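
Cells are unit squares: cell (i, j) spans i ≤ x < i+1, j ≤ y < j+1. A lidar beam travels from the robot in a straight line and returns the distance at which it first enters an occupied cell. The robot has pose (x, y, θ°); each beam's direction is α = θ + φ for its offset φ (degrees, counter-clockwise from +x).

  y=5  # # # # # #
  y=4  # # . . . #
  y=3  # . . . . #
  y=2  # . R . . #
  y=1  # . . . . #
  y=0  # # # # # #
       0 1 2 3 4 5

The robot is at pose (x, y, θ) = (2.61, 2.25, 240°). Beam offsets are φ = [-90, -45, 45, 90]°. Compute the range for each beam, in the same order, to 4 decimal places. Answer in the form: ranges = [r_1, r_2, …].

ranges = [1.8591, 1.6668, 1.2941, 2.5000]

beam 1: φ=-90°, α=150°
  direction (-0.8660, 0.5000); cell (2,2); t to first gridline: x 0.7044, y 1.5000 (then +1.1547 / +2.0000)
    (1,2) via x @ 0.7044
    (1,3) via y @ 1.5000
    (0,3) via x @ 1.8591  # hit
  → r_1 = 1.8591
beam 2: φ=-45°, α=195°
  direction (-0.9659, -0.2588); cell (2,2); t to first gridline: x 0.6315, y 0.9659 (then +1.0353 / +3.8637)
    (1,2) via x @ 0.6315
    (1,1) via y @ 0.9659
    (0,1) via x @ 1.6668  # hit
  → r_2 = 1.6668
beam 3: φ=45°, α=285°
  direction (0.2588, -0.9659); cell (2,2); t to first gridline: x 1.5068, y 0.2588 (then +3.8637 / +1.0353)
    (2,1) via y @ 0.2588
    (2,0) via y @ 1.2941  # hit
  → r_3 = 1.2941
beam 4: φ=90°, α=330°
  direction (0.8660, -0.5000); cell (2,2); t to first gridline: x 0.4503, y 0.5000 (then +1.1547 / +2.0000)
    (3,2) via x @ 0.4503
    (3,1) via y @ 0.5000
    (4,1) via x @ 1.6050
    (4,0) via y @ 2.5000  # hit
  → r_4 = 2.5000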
= = = = =
Write out each line of the data above again, exactly as given.

Answer to this exercise:
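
Cells are unit squares: cell (i, j) spans i ≤ x < i+1, j ≤ y < j+1. A lidar beam travels from the robot in a straight line and returns the distance at which it first enters an occupied cell. The robot has pose (x, y, θ°); each beam's direction is α = θ + φ for its offset φ (degrees, counter-clockwise from +x).

  y=5  # # # # # #
  y=4  # # . . . #
  y=3  # . . . . #
  y=2  # . R . . #
  y=1  # . . . . #
  y=0  # # # # # #
       0 1 2 3 4 5

The robot is at pose (x, y, θ) = (2.61, 2.25, 240°). Beam offsets are φ = [-90, -45, 45, 90]°. Compute the range for each beam, in the same order, to 4 decimal places. Answer in the form: ranges = [r_1, r_2, …].

ranges = [1.8591, 1.6668, 1.2941, 2.5000]

beam 1: φ=-90°, α=150°
  direction (-0.8660, 0.5000); cell (2,2); t to first gridline: x 0.7044, y 1.5000 (then +1.1547 / +2.0000)
    (1,2) via x @ 0.7044
    (1,3) via y @ 1.5000
    (0,3) via x @ 1.8591  # hit
  → r_1 = 1.8591
beam 2: φ=-45°, α=195°
  direction (-0.9659, -0.2588); cell (2,2); t to first gridline: x 0.6315, y 0.9659 (then +1.0353 / +3.8637)
    (1,2) via x @ 0.6315
    (1,1) via y @ 0.9659
    (0,1) via x @ 1.6668  # hit
  → r_2 = 1.6668
beam 3: φ=45°, α=285°
  direction (0.2588, -0.9659); cell (2,2); t to first gridline: x 1.5068, y 0.2588 (then +3.8637 / +1.0353)
    (2,1) via y @ 0.2588
    (2,0) via y @ 1.2941  # hit
  → r_3 = 1.2941
beam 4: φ=90°, α=330°
  direction (0.8660, -0.5000); cell (2,2); t to first gridline: x 0.4503, y 0.5000 (then +1.1547 / +2.0000)
    (3,2) via x @ 0.4503
    (3,1) via y @ 0.5000
    (4,1) via x @ 1.6050
    (4,0) via y @ 2.5000  # hit
  → r_4 = 2.5000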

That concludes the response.